=== DATASET EXCERPTS ===

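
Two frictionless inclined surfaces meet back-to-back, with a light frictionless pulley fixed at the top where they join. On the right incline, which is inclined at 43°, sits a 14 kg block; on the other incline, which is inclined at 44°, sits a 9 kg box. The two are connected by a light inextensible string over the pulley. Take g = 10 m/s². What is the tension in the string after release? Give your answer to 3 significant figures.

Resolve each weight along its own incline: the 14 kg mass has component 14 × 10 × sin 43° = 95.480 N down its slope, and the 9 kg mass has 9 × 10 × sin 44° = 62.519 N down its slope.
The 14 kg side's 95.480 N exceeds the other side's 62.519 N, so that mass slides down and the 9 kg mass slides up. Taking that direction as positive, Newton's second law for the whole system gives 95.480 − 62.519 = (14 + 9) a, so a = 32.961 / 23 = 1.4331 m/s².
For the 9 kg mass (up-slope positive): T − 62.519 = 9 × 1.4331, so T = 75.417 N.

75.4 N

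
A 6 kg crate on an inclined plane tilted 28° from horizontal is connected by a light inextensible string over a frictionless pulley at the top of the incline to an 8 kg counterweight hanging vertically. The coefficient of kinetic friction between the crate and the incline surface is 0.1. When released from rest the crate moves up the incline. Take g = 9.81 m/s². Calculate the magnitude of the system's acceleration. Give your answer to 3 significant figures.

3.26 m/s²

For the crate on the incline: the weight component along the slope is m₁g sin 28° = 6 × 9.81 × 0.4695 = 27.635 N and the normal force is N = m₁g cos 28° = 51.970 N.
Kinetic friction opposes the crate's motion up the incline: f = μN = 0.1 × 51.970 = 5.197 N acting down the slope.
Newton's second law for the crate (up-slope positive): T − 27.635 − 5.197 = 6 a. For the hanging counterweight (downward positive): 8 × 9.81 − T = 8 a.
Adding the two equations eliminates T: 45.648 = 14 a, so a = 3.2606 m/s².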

===

- [WHAT YOU SHOULD DO]: Every entry should be reproduced exactly, with no part omitted.

- [EXERCISE OUTPUT]:
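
Two frictionless inclined surfaces meet back-to-back, with a light frictionless pulley fixed at the top where they join. On the right incline, which is inclined at 43°, sits a 14 kg block; on the other incline, which is inclined at 44°, sits a 9 kg box. The two are connected by a light inextensible string over the pulley. Take g = 10 m/s². What is the tension in the string after release? Give your answer to 3 significant figures.

Resolve each weight along its own incline: the 14 kg mass has component 14 × 10 × sin 43° = 95.480 N down its slope, and the 9 kg mass has 9 × 10 × sin 44° = 62.519 N down its slope.
The 14 kg side's 95.480 N exceeds the other side's 62.519 N, so that mass slides down and the 9 kg mass slides up. Taking that direction as positive, Newton's second law for the whole system gives 95.480 − 62.519 = (14 + 9) a, so a = 32.961 / 23 = 1.4331 m/s².
For the 9 kg mass (up-slope positive): T − 62.519 = 9 × 1.4331, so T = 75.417 N.

75.4 N

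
A 6 kg crate on an inclined plane tilted 28° from horizontal is connected by a light inextensible string over a frictionless pulley at the top of the incline to an 8 kg counterweight hanging vertically. The coefficient of kinetic friction between the crate and the incline surface is 0.1. When released from rest the crate moves up the incline. Take g = 9.81 m/s². Calculate the magnitude of the system's acceleration. Give your answer to 3 significant figures.

3.26 m/s²

For the crate on the incline: the weight component along the slope is m₁g sin 28° = 6 × 9.81 × 0.4695 = 27.635 N and the normal force is N = m₁g cos 28° = 51.970 N.
Kinetic friction opposes the crate's motion up the incline: f = μN = 0.1 × 51.970 = 5.197 N acting down the slope.
Newton's second law for the crate (up-slope positive): T − 27.635 − 5.197 = 6 a. For the hanging counterweight (downward positive): 8 × 9.81 − T = 8 a.
Adding the two equations eliminates T: 45.648 = 14 a, so a = 3.2606 m/s².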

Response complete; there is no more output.